(Beginning of INFORMATION GIVEN)

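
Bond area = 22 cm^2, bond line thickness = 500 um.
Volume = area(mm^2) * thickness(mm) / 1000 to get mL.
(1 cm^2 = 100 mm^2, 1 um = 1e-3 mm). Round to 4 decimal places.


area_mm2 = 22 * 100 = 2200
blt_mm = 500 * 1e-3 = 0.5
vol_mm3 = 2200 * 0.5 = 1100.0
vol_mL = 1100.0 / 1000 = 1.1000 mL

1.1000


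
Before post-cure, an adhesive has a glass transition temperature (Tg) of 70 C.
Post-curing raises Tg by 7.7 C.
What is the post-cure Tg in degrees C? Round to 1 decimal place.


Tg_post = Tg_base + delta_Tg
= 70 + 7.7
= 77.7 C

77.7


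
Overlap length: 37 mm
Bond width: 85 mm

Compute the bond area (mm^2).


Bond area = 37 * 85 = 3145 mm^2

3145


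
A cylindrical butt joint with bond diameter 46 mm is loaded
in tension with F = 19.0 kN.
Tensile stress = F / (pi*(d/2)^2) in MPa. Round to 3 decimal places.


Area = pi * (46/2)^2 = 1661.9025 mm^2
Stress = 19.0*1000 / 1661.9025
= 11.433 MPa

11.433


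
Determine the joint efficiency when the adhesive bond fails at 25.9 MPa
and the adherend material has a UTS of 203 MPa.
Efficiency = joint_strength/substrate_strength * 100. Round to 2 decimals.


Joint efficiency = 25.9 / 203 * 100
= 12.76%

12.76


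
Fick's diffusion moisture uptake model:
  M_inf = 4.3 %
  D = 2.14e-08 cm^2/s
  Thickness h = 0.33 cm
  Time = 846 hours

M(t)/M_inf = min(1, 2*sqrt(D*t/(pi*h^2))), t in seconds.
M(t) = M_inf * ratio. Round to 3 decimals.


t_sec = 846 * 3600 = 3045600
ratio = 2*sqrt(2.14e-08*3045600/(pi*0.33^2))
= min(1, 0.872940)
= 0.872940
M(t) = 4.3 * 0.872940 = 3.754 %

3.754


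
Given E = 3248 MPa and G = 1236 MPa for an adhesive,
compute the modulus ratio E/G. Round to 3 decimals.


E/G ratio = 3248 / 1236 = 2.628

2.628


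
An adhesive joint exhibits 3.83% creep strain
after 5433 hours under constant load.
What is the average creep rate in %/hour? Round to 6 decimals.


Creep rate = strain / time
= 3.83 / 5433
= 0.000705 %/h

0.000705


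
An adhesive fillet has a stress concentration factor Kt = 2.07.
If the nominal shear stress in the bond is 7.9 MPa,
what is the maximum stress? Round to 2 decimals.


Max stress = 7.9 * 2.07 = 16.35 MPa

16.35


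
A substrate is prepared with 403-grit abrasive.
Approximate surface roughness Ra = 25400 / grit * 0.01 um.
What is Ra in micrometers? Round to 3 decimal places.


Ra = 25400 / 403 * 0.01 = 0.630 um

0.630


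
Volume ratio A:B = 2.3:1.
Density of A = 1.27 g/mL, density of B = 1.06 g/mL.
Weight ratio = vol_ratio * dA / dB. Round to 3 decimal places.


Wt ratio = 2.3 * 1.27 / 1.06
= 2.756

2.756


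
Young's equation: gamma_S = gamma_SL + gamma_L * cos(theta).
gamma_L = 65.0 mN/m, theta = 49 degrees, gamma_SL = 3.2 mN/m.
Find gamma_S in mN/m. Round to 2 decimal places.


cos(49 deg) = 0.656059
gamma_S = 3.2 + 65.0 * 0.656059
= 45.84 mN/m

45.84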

(End of INFORMATION GIVEN)

Retype the records above exactly.

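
Bond area = 22 cm^2, bond line thickness = 500 um.
Volume = area(mm^2) * thickness(mm) / 1000 to get mL.
(1 cm^2 = 100 mm^2, 1 um = 1e-3 mm). Round to 4 decimal places.


area_mm2 = 22 * 100 = 2200
blt_mm = 500 * 1e-3 = 0.5
vol_mm3 = 2200 * 0.5 = 1100.0
vol_mL = 1100.0 / 1000 = 1.1000 mL

1.1000


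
Before post-cure, an adhesive has a glass transition temperature (Tg) of 70 C.
Post-curing raises Tg by 7.7 C.
What is the post-cure Tg in degrees C? Round to 1 decimal place.


Tg_post = Tg_base + delta_Tg
= 70 + 7.7
= 77.7 C

77.7


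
Overlap length: 37 mm
Bond width: 85 mm

Compute the bond area (mm^2).


Bond area = 37 * 85 = 3145 mm^2

3145


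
A cylindrical butt joint with bond diameter 46 mm is loaded
in tension with F = 19.0 kN.
Tensile stress = F / (pi*(d/2)^2) in MPa. Round to 3 decimal places.


Area = pi * (46/2)^2 = 1661.9025 mm^2
Stress = 19.0*1000 / 1661.9025
= 11.433 MPa

11.433


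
Determine the joint efficiency when the adhesive bond fails at 25.9 MPa
and the adherend material has a UTS of 203 MPa.
Efficiency = joint_strength/substrate_strength * 100. Round to 2 decimals.


Joint efficiency = 25.9 / 203 * 100
= 12.76%

12.76


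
Fick's diffusion moisture uptake model:
  M_inf = 4.3 %
  D = 2.14e-08 cm^2/s
  Thickness h = 0.33 cm
  Time = 846 hours

M(t)/M_inf = min(1, 2*sqrt(D*t/(pi*h^2))), t in seconds.
M(t) = M_inf * ratio. Round to 3 decimals.


t_sec = 846 * 3600 = 3045600
ratio = 2*sqrt(2.14e-08*3045600/(pi*0.33^2))
= min(1, 0.872940)
= 0.872940
M(t) = 4.3 * 0.872940 = 3.754 %

3.754


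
Given E = 3248 MPa and G = 1236 MPa for an adhesive,
compute the modulus ratio E/G. Round to 3 decimals.


E/G ratio = 3248 / 1236 = 2.628

2.628


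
An adhesive joint exhibits 3.83% creep strain
after 5433 hours under constant load.
What is the average creep rate in %/hour? Round to 6 decimals.


Creep rate = strain / time
= 3.83 / 5433
= 0.000705 %/h

0.000705


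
An adhesive fillet has a stress concentration factor Kt = 2.07.
If the nominal shear stress in the bond is 7.9 MPa,
what is the maximum stress? Round to 2 decimals.


Max stress = 7.9 * 2.07 = 16.35 MPa

16.35


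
A substrate is prepared with 403-grit abrasive.
Approximate surface roughness Ra = 25400 / grit * 0.01 um.
What is Ra in micrometers? Round to 3 decimal places.


Ra = 25400 / 403 * 0.01 = 0.630 um

0.630


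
Volume ratio A:B = 2.3:1.
Density of A = 1.27 g/mL, density of B = 1.06 g/mL.
Weight ratio = vol_ratio * dA / dB. Round to 3 decimal places.


Wt ratio = 2.3 * 1.27 / 1.06
= 2.756

2.756


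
Young's equation: gamma_S = gamma_SL + gamma_L * cos(theta).
gamma_L = 65.0 mN/m, theta = 49 degrees, gamma_SL = 3.2 mN/m.
Find gamma_S in mN/m. Round to 2 decimal places.


cos(49 deg) = 0.656059
gamma_S = 3.2 + 65.0 * 0.656059
= 45.84 mN/m

45.84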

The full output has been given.